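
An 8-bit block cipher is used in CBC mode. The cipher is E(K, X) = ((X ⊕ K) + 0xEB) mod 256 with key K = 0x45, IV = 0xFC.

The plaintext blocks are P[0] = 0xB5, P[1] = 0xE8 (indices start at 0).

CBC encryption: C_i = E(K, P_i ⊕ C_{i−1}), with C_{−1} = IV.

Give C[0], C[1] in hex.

C[0] = 0xF7, C[1] = 0x45

C[0]: P[0] ⊕ 0xFC = 0x49; E(K, 0x49) = 0xF7.
C[1]: P[1] ⊕ 0xF7 = 0x1F; E(K, 0x1F) = 0x45.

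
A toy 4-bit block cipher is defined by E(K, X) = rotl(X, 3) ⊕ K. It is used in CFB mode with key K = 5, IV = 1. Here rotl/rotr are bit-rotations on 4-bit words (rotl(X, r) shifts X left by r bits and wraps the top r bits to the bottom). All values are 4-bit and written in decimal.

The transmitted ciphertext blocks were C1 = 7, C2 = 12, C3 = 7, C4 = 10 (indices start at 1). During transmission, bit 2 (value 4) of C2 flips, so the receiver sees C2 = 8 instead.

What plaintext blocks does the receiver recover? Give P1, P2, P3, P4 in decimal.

P1 = 10, P2 = 6, P3 = 6, P4 = 4

CFB decryption: P_i = C_i ⊕ E(K, C_{i−1}), with C_{0} = IV.
Only C2 changed, to 8. In CFB, a change in C_i flips the same bit in P_i and garbles P_{i+1}. Decrypting the received ciphertext:
P1: E(K, 1) = 13; 7 ⊕ 13 = 10.
P2: E(K, 7) = 14; 8 ⊕ 14 = 6.
P3: E(K, 8) = 1; 7 ⊕ 1 = 6.
P4: E(K, 7) = 14; 10 ⊕ 14 = 4.
Blocks that differ from the original plaintext: P2, P3.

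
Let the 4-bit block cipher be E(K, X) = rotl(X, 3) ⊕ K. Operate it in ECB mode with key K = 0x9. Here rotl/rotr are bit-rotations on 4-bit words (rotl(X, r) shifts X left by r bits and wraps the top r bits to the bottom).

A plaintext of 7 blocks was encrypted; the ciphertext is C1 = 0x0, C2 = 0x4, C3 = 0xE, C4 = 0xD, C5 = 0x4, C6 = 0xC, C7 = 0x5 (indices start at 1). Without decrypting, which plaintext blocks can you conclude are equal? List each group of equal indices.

ECB encrypts each block independently with the same key, so equal ciphertext blocks imply equal plaintext blocks.
C2 = C5 = 0x4, so P2 = P5.

P2 = P5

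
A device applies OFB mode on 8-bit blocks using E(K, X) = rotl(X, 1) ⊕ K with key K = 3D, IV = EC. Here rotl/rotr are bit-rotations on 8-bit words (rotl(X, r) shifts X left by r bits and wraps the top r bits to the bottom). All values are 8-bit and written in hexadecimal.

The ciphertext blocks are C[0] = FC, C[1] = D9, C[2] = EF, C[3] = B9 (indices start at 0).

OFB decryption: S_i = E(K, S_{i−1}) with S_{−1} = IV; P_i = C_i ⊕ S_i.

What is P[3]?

P[0]: S = E(K, EC) = E4; FC ⊕ E4 = 18.
P[1]: S = E(K, E4) = F4; D9 ⊕ F4 = 2D.
P[2]: S = E(K, F4) = D4; EF ⊕ D4 = 3B.
P[3]: S = E(K, D4) = 94; B9 ⊕ 94 = 2D.

P[3] = 2D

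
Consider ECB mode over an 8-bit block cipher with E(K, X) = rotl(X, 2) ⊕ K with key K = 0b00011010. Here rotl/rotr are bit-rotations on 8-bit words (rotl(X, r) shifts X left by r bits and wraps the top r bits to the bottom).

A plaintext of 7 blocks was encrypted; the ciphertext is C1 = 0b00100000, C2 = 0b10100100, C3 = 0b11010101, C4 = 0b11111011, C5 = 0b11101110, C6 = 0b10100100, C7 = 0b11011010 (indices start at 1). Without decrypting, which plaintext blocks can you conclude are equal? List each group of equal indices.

P2 = P6

ECB encrypts each block independently with the same key, so equal ciphertext blocks imply equal plaintext blocks.
C2 = C6 = 0b10100100, so P2 = P6.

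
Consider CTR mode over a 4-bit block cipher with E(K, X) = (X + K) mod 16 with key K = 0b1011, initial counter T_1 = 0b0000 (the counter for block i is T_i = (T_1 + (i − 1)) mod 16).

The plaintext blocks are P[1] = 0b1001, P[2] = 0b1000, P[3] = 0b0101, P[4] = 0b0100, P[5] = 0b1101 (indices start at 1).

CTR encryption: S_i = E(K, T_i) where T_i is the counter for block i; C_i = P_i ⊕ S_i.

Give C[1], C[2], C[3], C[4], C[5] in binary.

C[1] = 0b0010, C[2] = 0b0100, C[3] = 0b1000, C[4] = 0b1010, C[5] = 0b0010

C[1]: T = 0b0000, S = E(K, T) = 0b1011; 0b1001 ⊕ 0b1011 = 0b0010.
C[2]: T = 0b0001, S = E(K, T) = 0b1100; 0b1000 ⊕ 0b1100 = 0b0100.
C[3]: T = 0b0010, S = E(K, T) = 0b1101; 0b0101 ⊕ 0b1101 = 0b1000.
C[4]: T = 0b0011, S = E(K, T) = 0b1110; 0b0100 ⊕ 0b1110 = 0b1010.
C[5]: T = 0b0100, S = E(K, T) = 0b1111; 0b1101 ⊕ 0b1111 = 0b0010.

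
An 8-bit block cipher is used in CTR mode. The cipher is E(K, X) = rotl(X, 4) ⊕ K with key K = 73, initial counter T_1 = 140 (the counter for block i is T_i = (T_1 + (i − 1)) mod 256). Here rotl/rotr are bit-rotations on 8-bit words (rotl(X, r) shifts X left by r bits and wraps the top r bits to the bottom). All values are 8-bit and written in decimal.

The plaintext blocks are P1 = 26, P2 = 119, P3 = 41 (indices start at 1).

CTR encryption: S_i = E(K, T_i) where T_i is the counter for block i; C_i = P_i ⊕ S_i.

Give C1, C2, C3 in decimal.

C1: T = 140, S = E(K, T) = 129; 26 ⊕ 129 = 155.
C2: T = 141, S = E(K, T) = 145; 119 ⊕ 145 = 230.
C3: T = 142, S = E(K, T) = 161; 41 ⊕ 161 = 136.

C1 = 155, C2 = 230, C3 = 136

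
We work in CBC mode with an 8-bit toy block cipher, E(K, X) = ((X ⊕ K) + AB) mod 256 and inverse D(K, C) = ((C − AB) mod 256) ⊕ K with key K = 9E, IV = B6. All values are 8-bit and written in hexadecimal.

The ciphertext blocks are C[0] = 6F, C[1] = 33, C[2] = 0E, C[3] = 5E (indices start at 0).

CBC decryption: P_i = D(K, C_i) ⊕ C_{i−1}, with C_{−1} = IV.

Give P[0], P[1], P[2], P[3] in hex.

P[0]: D(K, 6F) = 5A; 5A ⊕ B6 = EC.
P[1]: D(K, 33) = 16; 16 ⊕ 6F = 79.
P[2]: D(K, 0E) = FD; FD ⊕ 33 = CE.
P[3]: D(K, 5E) = 2D; 2D ⊕ 0E = 23.

P[0] = EC, P[1] = 79, P[2] = CE, P[3] = 23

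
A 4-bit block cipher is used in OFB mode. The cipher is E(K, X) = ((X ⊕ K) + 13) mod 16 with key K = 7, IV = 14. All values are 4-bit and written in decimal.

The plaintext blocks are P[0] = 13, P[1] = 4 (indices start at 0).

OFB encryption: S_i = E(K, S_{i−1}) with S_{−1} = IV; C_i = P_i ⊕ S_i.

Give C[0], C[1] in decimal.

C[0]: S = E(K, 14) = 6; 13 ⊕ 6 = 11.
C[1]: S = E(K, 6) = 14; 4 ⊕ 14 = 10.

C[0] = 11, C[1] = 10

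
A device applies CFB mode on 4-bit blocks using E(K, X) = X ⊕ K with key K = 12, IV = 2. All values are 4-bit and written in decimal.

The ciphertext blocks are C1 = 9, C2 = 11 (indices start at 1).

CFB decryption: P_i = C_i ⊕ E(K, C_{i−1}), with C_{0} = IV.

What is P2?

P2 = 14

P2: E(K, 9) = 5; 11 ⊕ 5 = 14.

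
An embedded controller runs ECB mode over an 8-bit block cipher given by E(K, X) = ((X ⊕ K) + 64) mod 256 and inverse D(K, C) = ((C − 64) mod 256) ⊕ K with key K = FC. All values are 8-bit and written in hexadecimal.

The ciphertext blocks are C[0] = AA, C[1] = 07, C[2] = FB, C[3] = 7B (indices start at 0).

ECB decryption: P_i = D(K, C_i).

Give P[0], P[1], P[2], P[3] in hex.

P[0]: D(K, AA) = BA.
P[1]: D(K, 07) = 5F.
P[2]: D(K, FB) = 6B.
P[3]: D(K, 7B) = EB.

P[0] = BA, P[1] = 5F, P[2] = 6B, P[3] = EB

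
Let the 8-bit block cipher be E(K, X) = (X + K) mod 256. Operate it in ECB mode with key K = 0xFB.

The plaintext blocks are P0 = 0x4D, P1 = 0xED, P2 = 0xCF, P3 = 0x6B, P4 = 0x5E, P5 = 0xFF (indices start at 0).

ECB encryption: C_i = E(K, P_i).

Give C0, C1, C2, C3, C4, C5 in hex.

C0: E(K, 0x4D) = 0x48.
C1: E(K, 0xED) = 0xE8.
C2: E(K, 0xCF) = 0xCA.
C3: E(K, 0x6B) = 0x66.
C4: E(K, 0x5E) = 0x59.
C5: E(K, 0xFF) = 0xFA.

C0 = 0x48, C1 = 0xE8, C2 = 0xCA, C3 = 0x66, C4 = 0x59, C5 = 0xFA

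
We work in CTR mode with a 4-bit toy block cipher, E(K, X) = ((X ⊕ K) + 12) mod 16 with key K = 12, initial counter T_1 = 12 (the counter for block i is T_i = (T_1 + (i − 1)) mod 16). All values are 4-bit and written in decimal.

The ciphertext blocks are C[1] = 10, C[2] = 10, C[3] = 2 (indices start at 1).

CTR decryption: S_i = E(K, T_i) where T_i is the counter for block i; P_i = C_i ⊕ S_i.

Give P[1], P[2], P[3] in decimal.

P[1]: T = 12, S = E(K, T) = 12; 10 ⊕ 12 = 6.
P[2]: T = 13, S = E(K, T) = 13; 10 ⊕ 13 = 7.
P[3]: T = 14, S = E(K, T) = 14; 2 ⊕ 14 = 12.

P[1] = 6, P[2] = 7, P[3] = 12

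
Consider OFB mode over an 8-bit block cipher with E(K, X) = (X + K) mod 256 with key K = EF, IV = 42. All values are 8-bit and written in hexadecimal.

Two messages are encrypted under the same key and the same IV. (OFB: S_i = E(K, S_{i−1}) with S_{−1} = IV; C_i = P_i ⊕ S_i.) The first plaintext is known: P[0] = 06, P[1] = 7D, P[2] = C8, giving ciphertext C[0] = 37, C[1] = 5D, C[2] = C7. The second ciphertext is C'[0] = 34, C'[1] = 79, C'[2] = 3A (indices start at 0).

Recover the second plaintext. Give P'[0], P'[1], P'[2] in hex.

In OFB with a reused IV, both messages share the same keystream S_i, so C_i ⊕ C'_i = P_i ⊕ P'_i and thus P'_i = P_i ⊕ C_i ⊕ C'_i.
P'[0]: 06 ⊕ 37 ⊕ 34 = 05.
P'[1]: 7D ⊕ 5D ⊕ 79 = 59.
P'[2]: C8 ⊕ C7 ⊕ 3A = 35.

P'[0] = 05, P'[1] = 59, P'[2] = 35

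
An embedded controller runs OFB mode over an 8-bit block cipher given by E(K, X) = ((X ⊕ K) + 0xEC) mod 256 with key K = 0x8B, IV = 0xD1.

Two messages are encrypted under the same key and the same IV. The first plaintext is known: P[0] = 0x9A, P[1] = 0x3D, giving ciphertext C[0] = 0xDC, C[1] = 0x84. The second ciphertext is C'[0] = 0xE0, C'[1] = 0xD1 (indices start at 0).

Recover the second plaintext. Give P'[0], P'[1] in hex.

P'[0] = 0xA6, P'[1] = 0x68

In OFB with a reused IV, both messages share the same keystream S_i, so C_i ⊕ C'_i = P_i ⊕ P'_i and thus P'_i = P_i ⊕ C_i ⊕ C'_i.
P'[0]: 0x9A ⊕ 0xDC ⊕ 0xE0 = 0xA6.
P'[1]: 0x3D ⊕ 0x84 ⊕ 0xD1 = 0x68.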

####

WORK INSTRUCTION = Identify the lines above with the word "first". Copy them.

OUTPUT OF THE TASK =
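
Two messages are encrypted under the same key and the same IV. (OFB: S_i = E(K, S_{i−1}) with S_{−1} = IV; C_i = P_i ⊕ S_i.) The first plaintext is known: P[0] = 06, P[1] = 7D, P[2] = C8, giving ciphertext C[0] = 37, C[1] = 5D, C[2] = C7. The second ciphertext is C'[0] = 34, C'[1] = 79, C'[2] = 3A (indices start at 0).
Two messages are encrypted under the same key and the same IV. The first plaintext is known: P[0] = 0x9A, P[1] = 0x3D, giving ciphertext C[0] = 0xDC, C[1] = 0x84. The second ciphertext is C'[0] = 0xE0, C'[1] = 0xD1 (indices start at 0).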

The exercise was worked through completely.